Aim of the exercise — Transcribe all the records with complete accuracy.

[Data provided — start]

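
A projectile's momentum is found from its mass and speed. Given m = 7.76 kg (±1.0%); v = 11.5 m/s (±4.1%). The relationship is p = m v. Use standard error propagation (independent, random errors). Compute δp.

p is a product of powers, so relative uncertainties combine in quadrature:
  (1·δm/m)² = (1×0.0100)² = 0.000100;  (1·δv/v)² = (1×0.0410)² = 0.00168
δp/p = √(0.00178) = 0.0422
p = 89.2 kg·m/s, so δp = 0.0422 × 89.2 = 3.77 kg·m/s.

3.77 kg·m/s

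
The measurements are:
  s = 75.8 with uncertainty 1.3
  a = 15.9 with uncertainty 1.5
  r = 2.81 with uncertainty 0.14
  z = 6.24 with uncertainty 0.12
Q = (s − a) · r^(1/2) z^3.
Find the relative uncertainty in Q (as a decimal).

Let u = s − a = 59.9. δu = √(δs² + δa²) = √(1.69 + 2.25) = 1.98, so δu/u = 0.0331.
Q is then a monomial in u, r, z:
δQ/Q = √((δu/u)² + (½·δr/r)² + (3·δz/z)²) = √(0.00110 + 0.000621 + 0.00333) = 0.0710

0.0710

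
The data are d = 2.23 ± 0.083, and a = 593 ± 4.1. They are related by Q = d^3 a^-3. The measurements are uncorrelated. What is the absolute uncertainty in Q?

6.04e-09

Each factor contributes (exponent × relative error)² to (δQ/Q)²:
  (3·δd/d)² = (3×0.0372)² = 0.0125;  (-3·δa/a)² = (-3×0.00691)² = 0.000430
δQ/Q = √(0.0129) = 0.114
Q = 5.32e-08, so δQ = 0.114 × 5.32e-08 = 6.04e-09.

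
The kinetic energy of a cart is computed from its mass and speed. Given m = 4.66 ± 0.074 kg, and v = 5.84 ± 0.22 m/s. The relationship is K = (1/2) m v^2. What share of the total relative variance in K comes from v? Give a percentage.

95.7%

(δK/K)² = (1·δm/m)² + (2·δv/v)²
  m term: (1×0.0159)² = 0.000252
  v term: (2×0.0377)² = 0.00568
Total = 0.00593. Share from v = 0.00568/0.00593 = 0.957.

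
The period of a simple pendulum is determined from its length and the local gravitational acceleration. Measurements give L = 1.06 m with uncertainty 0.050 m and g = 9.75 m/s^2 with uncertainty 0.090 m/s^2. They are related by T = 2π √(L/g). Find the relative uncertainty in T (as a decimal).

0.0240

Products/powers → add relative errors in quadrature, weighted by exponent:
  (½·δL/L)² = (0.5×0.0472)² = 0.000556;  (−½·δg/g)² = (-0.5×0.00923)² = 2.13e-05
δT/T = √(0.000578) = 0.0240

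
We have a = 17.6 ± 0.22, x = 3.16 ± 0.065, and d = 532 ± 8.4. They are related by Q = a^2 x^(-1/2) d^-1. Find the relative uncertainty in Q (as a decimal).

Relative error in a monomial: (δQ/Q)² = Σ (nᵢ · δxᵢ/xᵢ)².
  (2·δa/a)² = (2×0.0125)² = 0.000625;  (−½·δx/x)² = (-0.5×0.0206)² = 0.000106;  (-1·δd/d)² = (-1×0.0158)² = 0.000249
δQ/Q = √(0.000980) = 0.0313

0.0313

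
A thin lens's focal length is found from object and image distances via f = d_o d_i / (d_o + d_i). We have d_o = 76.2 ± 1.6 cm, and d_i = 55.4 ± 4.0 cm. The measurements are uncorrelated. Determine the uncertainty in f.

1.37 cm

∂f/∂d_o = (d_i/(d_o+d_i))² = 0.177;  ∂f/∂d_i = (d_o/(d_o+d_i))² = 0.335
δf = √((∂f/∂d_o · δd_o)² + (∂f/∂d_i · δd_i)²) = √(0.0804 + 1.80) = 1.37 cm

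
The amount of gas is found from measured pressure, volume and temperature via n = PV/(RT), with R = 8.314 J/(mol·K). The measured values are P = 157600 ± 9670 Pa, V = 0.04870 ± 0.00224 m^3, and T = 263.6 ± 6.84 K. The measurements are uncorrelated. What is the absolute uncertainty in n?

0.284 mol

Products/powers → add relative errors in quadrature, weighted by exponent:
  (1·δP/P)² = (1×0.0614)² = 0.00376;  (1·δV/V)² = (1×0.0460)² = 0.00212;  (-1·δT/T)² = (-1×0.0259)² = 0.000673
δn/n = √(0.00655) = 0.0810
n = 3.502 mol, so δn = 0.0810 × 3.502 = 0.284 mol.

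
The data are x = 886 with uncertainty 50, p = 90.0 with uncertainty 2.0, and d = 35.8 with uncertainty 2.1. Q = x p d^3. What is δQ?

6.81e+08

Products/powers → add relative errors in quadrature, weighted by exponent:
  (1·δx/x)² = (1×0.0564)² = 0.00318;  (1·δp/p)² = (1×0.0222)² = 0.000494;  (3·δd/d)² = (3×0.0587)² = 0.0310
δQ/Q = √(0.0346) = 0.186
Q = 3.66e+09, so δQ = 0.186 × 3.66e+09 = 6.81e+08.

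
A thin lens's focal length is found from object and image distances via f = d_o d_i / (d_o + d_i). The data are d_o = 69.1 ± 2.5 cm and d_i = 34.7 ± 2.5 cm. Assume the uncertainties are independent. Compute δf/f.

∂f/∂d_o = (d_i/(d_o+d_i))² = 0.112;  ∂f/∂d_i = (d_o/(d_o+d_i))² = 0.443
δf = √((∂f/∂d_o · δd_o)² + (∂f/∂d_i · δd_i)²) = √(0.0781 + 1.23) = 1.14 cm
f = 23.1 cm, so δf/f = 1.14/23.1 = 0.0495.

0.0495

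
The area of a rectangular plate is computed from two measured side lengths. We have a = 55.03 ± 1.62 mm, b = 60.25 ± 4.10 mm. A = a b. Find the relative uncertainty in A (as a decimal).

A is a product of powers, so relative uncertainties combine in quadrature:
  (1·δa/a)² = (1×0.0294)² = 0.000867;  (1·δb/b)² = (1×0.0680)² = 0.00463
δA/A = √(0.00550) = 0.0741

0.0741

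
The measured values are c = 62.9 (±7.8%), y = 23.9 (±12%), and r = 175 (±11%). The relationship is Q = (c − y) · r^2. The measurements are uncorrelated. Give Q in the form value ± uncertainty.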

[Data provided — finish]

Exercise result —
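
A projectile's momentum is found from its mass and speed. Given m = 7.76 kg (±1.0%); v = 11.5 m/s (±4.1%). The relationship is p = m v. Use standard error propagation (independent, random errors). Compute δp.

p is a product of powers, so relative uncertainties combine in quadrature:
  (1·δm/m)² = (1×0.0100)² = 0.000100;  (1·δv/v)² = (1×0.0410)² = 0.00168
δp/p = √(0.00178) = 0.0422
p = 89.2 kg·m/s, so δp = 0.0422 × 89.2 = 3.77 kg·m/s.

3.77 kg·m/s

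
The measurements are:
  s = 75.8 with uncertainty 1.3
  a = 15.9 with uncertainty 1.5
  r = 2.81 with uncertainty 0.14
  z = 6.24 with uncertainty 0.12
Q = (s − a) · r^(1/2) z^3.
Find the relative uncertainty in Q (as a decimal).

Let u = s − a = 59.9. δu = √(δs² + δa²) = √(1.69 + 2.25) = 1.98, so δu/u = 0.0331.
Q is then a monomial in u, r, z:
δQ/Q = √((δu/u)² + (½·δr/r)² + (3·δz/z)²) = √(0.00110 + 0.000621 + 0.00333) = 0.0710

0.0710

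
The data are d = 2.23 ± 0.083, and a = 593 ± 4.1. They are related by Q = d^3 a^-3. The measurements are uncorrelated. What is the absolute uncertainty in Q?

6.04e-09

Each factor contributes (exponent × relative error)² to (δQ/Q)²:
  (3·δd/d)² = (3×0.0372)² = 0.0125;  (-3·δa/a)² = (-3×0.00691)² = 0.000430
δQ/Q = √(0.0129) = 0.114
Q = 5.32e-08, so δQ = 0.114 × 5.32e-08 = 6.04e-09.

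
The kinetic energy of a cart is computed from its mass and speed. Given m = 4.66 ± 0.074 kg, and v = 5.84 ± 0.22 m/s. The relationship is K = (1/2) m v^2. What share of the total relative variance in K comes from v? Give a percentage.

95.7%

(δK/K)² = (1·δm/m)² + (2·δv/v)²
  m term: (1×0.0159)² = 0.000252
  v term: (2×0.0377)² = 0.00568
Total = 0.00593. Share from v = 0.00568/0.00593 = 0.957.

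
The period of a simple pendulum is determined from its length and the local gravitational acceleration. Measurements give L = 1.06 m with uncertainty 0.050 m and g = 9.75 m/s^2 with uncertainty 0.090 m/s^2. They are related by T = 2π √(L/g). Find the relative uncertainty in T (as a decimal).

0.0240

Products/powers → add relative errors in quadrature, weighted by exponent:
  (½·δL/L)² = (0.5×0.0472)² = 0.000556;  (−½·δg/g)² = (-0.5×0.00923)² = 2.13e-05
δT/T = √(0.000578) = 0.0240

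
We have a = 17.6 ± 0.22, x = 3.16 ± 0.065, and d = 532 ± 8.4. They are related by Q = a^2 x^(-1/2) d^-1. Find the relative uncertainty in Q (as a decimal).

Relative error in a monomial: (δQ/Q)² = Σ (nᵢ · δxᵢ/xᵢ)².
  (2·δa/a)² = (2×0.0125)² = 0.000625;  (−½·δx/x)² = (-0.5×0.0206)² = 0.000106;  (-1·δd/d)² = (-1×0.0158)² = 0.000249
δQ/Q = √(0.000980) = 0.0313

0.0313

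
A thin lens's focal length is found from object and image distances via f = d_o d_i / (d_o + d_i). We have d_o = 76.2 ± 1.6 cm, and d_i = 55.4 ± 4.0 cm. The measurements are uncorrelated. Determine the uncertainty in f.

1.37 cm

∂f/∂d_o = (d_i/(d_o+d_i))² = 0.177;  ∂f/∂d_i = (d_o/(d_o+d_i))² = 0.335
δf = √((∂f/∂d_o · δd_o)² + (∂f/∂d_i · δd_i)²) = √(0.0804 + 1.80) = 1.37 cm

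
The amount of gas is found from measured pressure, volume and temperature via n = PV/(RT), with R = 8.314 J/(mol·K). The measured values are P = 157600 ± 9670 Pa, V = 0.04870 ± 0.00224 m^3, and T = 263.6 ± 6.84 K. The measurements are uncorrelated. What is the absolute uncertainty in n?

0.284 mol

Products/powers → add relative errors in quadrature, weighted by exponent:
  (1·δP/P)² = (1×0.0614)² = 0.00376;  (1·δV/V)² = (1×0.0460)² = 0.00212;  (-1·δT/T)² = (-1×0.0259)² = 0.000673
δn/n = √(0.00655) = 0.0810
n = 3.502 mol, so δn = 0.0810 × 3.502 = 0.284 mol.

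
The data are x = 886 with uncertainty 50, p = 90.0 with uncertainty 2.0, and d = 35.8 with uncertainty 2.1. Q = x p d^3. What is δQ?

6.81e+08

Products/powers → add relative errors in quadrature, weighted by exponent:
  (1·δx/x)² = (1×0.0564)² = 0.00318;  (1·δp/p)² = (1×0.0222)² = 0.000494;  (3·δd/d)² = (3×0.0587)² = 0.0310
δQ/Q = √(0.0346) = 0.186
Q = 3.66e+09, so δQ = 0.186 × 3.66e+09 = 6.81e+08.

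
A thin lens's focal length is found from object and image distances via f = d_o d_i / (d_o + d_i). The data are d_o = 69.1 ± 2.5 cm and d_i = 34.7 ± 2.5 cm. Assume the uncertainties are independent. Compute δf/f.

∂f/∂d_o = (d_i/(d_o+d_i))² = 0.112;  ∂f/∂d_i = (d_o/(d_o+d_i))² = 0.443
δf = √((∂f/∂d_o · δd_o)² + (∂f/∂d_i · δd_i)²) = √(0.0781 + 1.23) = 1.14 cm
f = 23.1 cm, so δf/f = 1.14/23.1 = 0.0495.

0.0495

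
The area of a rectangular plate is computed from two measured side lengths. We have a = 55.03 ± 1.62 mm, b = 60.25 ± 4.10 mm. A = a b. Find the relative uncertainty in A (as a decimal).

A is a product of powers, so relative uncertainties combine in quadrature:
  (1·δa/a)² = (1×0.0294)² = 0.000867;  (1·δb/b)² = (1×0.0680)² = 0.00463
δA/A = √(0.00550) = 0.0741

0.0741

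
The measured values are c = 62.9 (±7.8%), y = 23.9 (±12%), and r = 175 (±11%). The relationship is Q = (c − y) · r^2. The measurements are uncorrelated. Give Q in the form value ± uncertainty.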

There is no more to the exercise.